# [Information provided]

Start of Block

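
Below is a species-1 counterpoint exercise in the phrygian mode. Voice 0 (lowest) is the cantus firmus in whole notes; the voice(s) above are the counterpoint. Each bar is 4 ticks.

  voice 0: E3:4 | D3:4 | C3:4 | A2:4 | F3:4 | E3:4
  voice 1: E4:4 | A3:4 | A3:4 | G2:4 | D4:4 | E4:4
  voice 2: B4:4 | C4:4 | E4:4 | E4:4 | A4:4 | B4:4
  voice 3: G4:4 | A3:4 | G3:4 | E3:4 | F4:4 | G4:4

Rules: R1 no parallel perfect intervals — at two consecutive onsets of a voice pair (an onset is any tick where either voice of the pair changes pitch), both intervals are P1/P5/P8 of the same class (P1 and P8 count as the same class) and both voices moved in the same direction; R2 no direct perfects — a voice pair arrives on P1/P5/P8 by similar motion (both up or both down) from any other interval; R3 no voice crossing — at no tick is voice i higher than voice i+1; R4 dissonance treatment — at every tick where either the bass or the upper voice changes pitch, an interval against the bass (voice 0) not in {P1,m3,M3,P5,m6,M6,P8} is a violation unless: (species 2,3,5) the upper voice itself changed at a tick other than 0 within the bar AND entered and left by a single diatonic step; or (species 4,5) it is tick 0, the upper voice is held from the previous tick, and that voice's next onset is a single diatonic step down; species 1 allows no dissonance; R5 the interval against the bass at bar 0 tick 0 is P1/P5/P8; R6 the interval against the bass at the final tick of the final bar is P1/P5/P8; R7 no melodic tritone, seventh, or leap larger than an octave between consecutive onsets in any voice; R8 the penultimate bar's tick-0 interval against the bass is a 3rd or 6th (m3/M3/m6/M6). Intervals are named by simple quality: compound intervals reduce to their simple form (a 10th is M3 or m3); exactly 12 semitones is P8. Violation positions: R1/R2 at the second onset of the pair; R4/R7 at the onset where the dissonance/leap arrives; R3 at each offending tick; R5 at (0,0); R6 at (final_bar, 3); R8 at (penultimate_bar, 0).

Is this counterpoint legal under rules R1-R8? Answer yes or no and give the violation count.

No (46 violations)

bar 0: v0=E3 v1=E4 v2=B4 v3=G4 (m3)
bar 1: v0=D3 v1=A3 v2=C4 v3=A3 (P5)
bar 2: v0=C3 v1=A3 v2=E4 v3=G3 (P5)
bar 3: v0=A2 v1=G2 v2=E4 v3=E3 (P5)
bar 4: v0=F3 v1=D4 v2=A4 v3=F4 (P8)
bar 5: v0=E3 v1=E4 v2=B4 v3=G4 (m3)
  R3 @ bar0.0: B4 above G4
  R5 @ bar0.0: opens on m3
  R3 @ bar0.1: B4 above G4
  R3 @ bar0.2: B4 above G4
  R3 @ bar0.3: B4 above G4
  R2 @ bar1.0: E3/E4 P8 -> D3/A3 P5 similar
  R2 @ bar1.0: E3/G4 m3 -> D3/A3 P5 similar
  R2 @ bar1.0: E4/G4 m3 -> A3/A3 P1 similar
  R3 @ bar1.0: C4 above A3
  R4 @ bar1.0: D3/C4 m7 untreated
  R7 @ bar1.0: B4->C4 leap 11st
  R7 @ bar1.0: G4->A3 leap 10st
  R3 @ bar1.1: C4 above A3
  R3 @ bar1.2: C4 above A3
  R3 @ bar1.3: C4 above A3
  R1 @ bar2.0: D3/A3 P5 -> C3/G3 P5 similar
  R3 @ bar2.0: E4 above G3
  R3 @ bar2.1: E4 above G3
  R3 @ bar2.2: E4 above G3
  R3 @ bar2.3: E4 above G3
  R1 @ bar3.0: C3/G3 P5 -> A2/E3 P5 similar
  R3 @ bar3.0: A2 above G2
  R3 @ bar3.0: E4 above E3
  R4 @ bar3.0: A2/G2 M2 untreated
  R7 @ bar3.0: A3->G2 leap 14st
  R3 @ bar3.1: A2 above G2
  R3 @ bar3.1: E4 above E3
  R3 @ bar3.2: A2 above G2
  R3 @ bar3.2: E4 above E3
  R3 @ bar3.3: A2 above G2
  R3 @ bar3.3: E4 above E3
  R2 @ bar4.0: A2/E3 P5 -> F3/F4 P8 similar
  R2 @ bar4.0: G2/E4 M6 -> D4/A4 P5 similar
  R3 @ bar4.0: A4 above F4
  R7 @ bar4.0: G2->D4 leap 19st
  R7 @ bar4.0: E3->F4 leap 13st
  R8 @ bar4.0: penult P8 not 3rd/6th
  R3 @ bar4.1: A4 above F4
  R3 @ bar4.2: A4 above F4
  R3 @ bar4.3: A4 above F4
  R1 @ bar5.0: D4/A4 P5 -> E4/B4 P5 similar
  R3 @ bar5.0: B4 above G4
  R3 @ bar5.1: B4 above G4
  R3 @ bar5.2: B4 above G4
  R3 @ bar5.3: B4 above G4
  R6 @ bar5.3: closes on m3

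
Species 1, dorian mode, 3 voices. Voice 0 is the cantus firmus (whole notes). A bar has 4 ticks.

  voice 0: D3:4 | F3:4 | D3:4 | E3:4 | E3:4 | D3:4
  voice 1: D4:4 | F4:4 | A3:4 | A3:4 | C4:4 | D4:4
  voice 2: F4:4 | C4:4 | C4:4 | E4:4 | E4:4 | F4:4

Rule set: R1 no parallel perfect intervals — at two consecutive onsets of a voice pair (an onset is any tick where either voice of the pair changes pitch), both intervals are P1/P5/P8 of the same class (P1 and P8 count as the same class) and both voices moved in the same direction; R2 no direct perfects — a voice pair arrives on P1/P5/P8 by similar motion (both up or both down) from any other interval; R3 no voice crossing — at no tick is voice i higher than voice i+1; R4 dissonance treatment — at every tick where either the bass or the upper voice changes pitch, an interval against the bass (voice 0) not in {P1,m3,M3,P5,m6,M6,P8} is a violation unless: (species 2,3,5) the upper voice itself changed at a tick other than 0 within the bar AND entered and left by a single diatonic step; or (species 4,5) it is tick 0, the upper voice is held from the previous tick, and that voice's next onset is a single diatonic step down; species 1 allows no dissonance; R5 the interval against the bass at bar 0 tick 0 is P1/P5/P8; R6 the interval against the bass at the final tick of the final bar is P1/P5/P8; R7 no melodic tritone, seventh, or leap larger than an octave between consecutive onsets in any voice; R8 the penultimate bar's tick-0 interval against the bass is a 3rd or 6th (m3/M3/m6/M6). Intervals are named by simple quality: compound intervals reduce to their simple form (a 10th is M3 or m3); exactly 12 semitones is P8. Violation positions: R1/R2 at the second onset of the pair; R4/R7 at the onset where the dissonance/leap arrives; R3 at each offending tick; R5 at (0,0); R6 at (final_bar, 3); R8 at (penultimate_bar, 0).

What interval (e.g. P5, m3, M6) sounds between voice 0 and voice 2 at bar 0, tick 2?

m3

voice 0=D3 voice 2=F4 -> m3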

End of Block

# [What needs to be done]
Return all of the material exactly as written, from the first line through the last.

# [Exercise answer]
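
Below is a species-1 counterpoint exercise in the phrygian mode. Voice 0 (lowest) is the cantus firmus in whole notes; the voice(s) above are the counterpoint. Each bar is 4 ticks.

  voice 0: E3:4 | D3:4 | C3:4 | A2:4 | F3:4 | E3:4
  voice 1: E4:4 | A3:4 | A3:4 | G2:4 | D4:4 | E4:4
  voice 2: B4:4 | C4:4 | E4:4 | E4:4 | A4:4 | B4:4
  voice 3: G4:4 | A3:4 | G3:4 | E3:4 | F4:4 | G4:4

Rules: R1 no parallel perfect intervals — at two consecutive onsets of a voice pair (an onset is any tick where either voice of the pair changes pitch), both intervals are P1/P5/P8 of the same class (P1 and P8 count as the same class) and both voices moved in the same direction; R2 no direct perfects — a voice pair arrives on P1/P5/P8 by similar motion (both up or both down) from any other interval; R3 no voice crossing — at no tick is voice i higher than voice i+1; R4 dissonance treatment — at every tick where either the bass or the upper voice changes pitch, an interval against the bass (voice 0) not in {P1,m3,M3,P5,m6,M6,P8} is a violation unless: (species 2,3,5) the upper voice itself changed at a tick other than 0 within the bar AND entered and left by a single diatonic step; or (species 4,5) it is tick 0, the upper voice is held from the previous tick, and that voice's next onset is a single diatonic step down; species 1 allows no dissonance; R5 the interval against the bass at bar 0 tick 0 is P1/P5/P8; R6 the interval against the bass at the final tick of the final bar is P1/P5/P8; R7 no melodic tritone, seventh, or leap larger than an octave between consecutive onsets in any voice; R8 the penultimate bar's tick-0 interval against the bass is a 3rd or 6th (m3/M3/m6/M6). Intervals are named by simple quality: compound intervals reduce to their simple form (a 10th is M3 or m3); exactly 12 semitones is P8. Violation positions: R1/R2 at the second onset of the pair; R4/R7 at the onset where the dissonance/leap arrives; R3 at each offending tick; R5 at (0,0); R6 at (final_bar, 3); R8 at (penultimate_bar, 0).

Is this counterpoint legal under rules R1-R8? Answer yes or no and give the violation count.

No (46 violations)

bar 0: v0=E3 v1=E4 v2=B4 v3=G4 (m3)
bar 1: v0=D3 v1=A3 v2=C4 v3=A3 (P5)
bar 2: v0=C3 v1=A3 v2=E4 v3=G3 (P5)
bar 3: v0=A2 v1=G2 v2=E4 v3=E3 (P5)
bar 4: v0=F3 v1=D4 v2=A4 v3=F4 (P8)
bar 5: v0=E3 v1=E4 v2=B4 v3=G4 (m3)
  R3 @ bar0.0: B4 above G4
  R5 @ bar0.0: opens on m3
  R3 @ bar0.1: B4 above G4
  R3 @ bar0.2: B4 above G4
  R3 @ bar0.3: B4 above G4
  R2 @ bar1.0: E3/E4 P8 -> D3/A3 P5 similar
  R2 @ bar1.0: E3/G4 m3 -> D3/A3 P5 similar
  R2 @ bar1.0: E4/G4 m3 -> A3/A3 P1 similar
  R3 @ bar1.0: C4 above A3
  R4 @ bar1.0: D3/C4 m7 untreated
  R7 @ bar1.0: B4->C4 leap 11st
  R7 @ bar1.0: G4->A3 leap 10st
  R3 @ bar1.1: C4 above A3
  R3 @ bar1.2: C4 above A3
  R3 @ bar1.3: C4 above A3
  R1 @ bar2.0: D3/A3 P5 -> C3/G3 P5 similar
  R3 @ bar2.0: E4 above G3
  R3 @ bar2.1: E4 above G3
  R3 @ bar2.2: E4 above G3
  R3 @ bar2.3: E4 above G3
  R1 @ bar3.0: C3/G3 P5 -> A2/E3 P5 similar
  R3 @ bar3.0: A2 above G2
  R3 @ bar3.0: E4 above E3
  R4 @ bar3.0: A2/G2 M2 untreated
  R7 @ bar3.0: A3->G2 leap 14st
  R3 @ bar3.1: A2 above G2
  R3 @ bar3.1: E4 above E3
  R3 @ bar3.2: A2 above G2
  R3 @ bar3.2: E4 above E3
  R3 @ bar3.3: A2 above G2
  R3 @ bar3.3: E4 above E3
  R2 @ bar4.0: A2/E3 P5 -> F3/F4 P8 similar
  R2 @ bar4.0: G2/E4 M6 -> D4/A4 P5 similar
  R3 @ bar4.0: A4 above F4
  R7 @ bar4.0: G2->D4 leap 19st
  R7 @ bar4.0: E3->F4 leap 13st
  R8 @ bar4.0: penult P8 not 3rd/6th
  R3 @ bar4.1: A4 above F4
  R3 @ bar4.2: A4 above F4
  R3 @ bar4.3: A4 above F4
  R1 @ bar5.0: D4/A4 P5 -> E4/B4 P5 similar
  R3 @ bar5.0: B4 above G4
  R3 @ bar5.1: B4 above G4
  R3 @ bar5.2: B4 above G4
  R3 @ bar5.3: B4 above G4
  R6 @ bar5.3: closes on m3

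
Species 1, dorian mode, 3 voices. Voice 0 is the cantus firmus (whole notes). A bar has 4 ticks.

  voice 0: D3:4 | F3:4 | D3:4 | E3:4 | E3:4 | D3:4
  voice 1: D4:4 | F4:4 | A3:4 | A3:4 | C4:4 | D4:4
  voice 2: F4:4 | C4:4 | C4:4 | E4:4 | E4:4 | F4:4

Rule set: R1 no parallel perfect intervals — at two consecutive onsets of a voice pair (an onset is any tick where either voice of the pair changes pitch), both intervals are P1/P5/P8 of the same class (P1 and P8 count as the same class) and both voices moved in the same direction; R2 no direct perfects — a voice pair arrives on P1/P5/P8 by similar motion (both up or both down) from any other interval; R3 no voice crossing — at no tick is voice i higher than voice i+1; R4 dissonance treatment — at every tick where either the bass or the upper voice changes pitch, an interval against the bass (voice 0) not in {P1,m3,M3,P5,m6,M6,P8} is a violation unless: (species 2,3,5) the upper voice itself changed at a tick other than 0 within the bar AND entered and left by a single diatonic step; or (species 4,5) it is tick 0, the upper voice is held from the previous tick, and that voice's next onset is a single diatonic step down; species 1 allows no dissonance; R5 the interval against the bass at bar 0 tick 0 is P1/P5/P8; R6 the interval against the bass at the final tick of the final bar is P1/P5/P8; R7 no melodic tritone, seventh, or leap larger than an octave between consecutive onsets in any voice; R8 the penultimate bar's tick-0 interval against the bass is a 3rd or 6th (m3/M3/m6/M6). Intervals are named by simple quality: compound intervals reduce to their simple form (a 10th is M3 or m3); exactly 12 semitones is P8. Violation positions: R1/R2 at the second onset of the pair; R4/R7 at the onset where the dissonance/leap arrives; R3 at each offending tick; R5 at (0,0); R6 at (final_bar, 3); R8 at (penultimate_bar, 0).

What interval (e.g. P5, m3, M6) sounds between voice 0 and voice 2 at bar 0, tick 2?

m3

voice 0=D3 voice 2=F4 -> m3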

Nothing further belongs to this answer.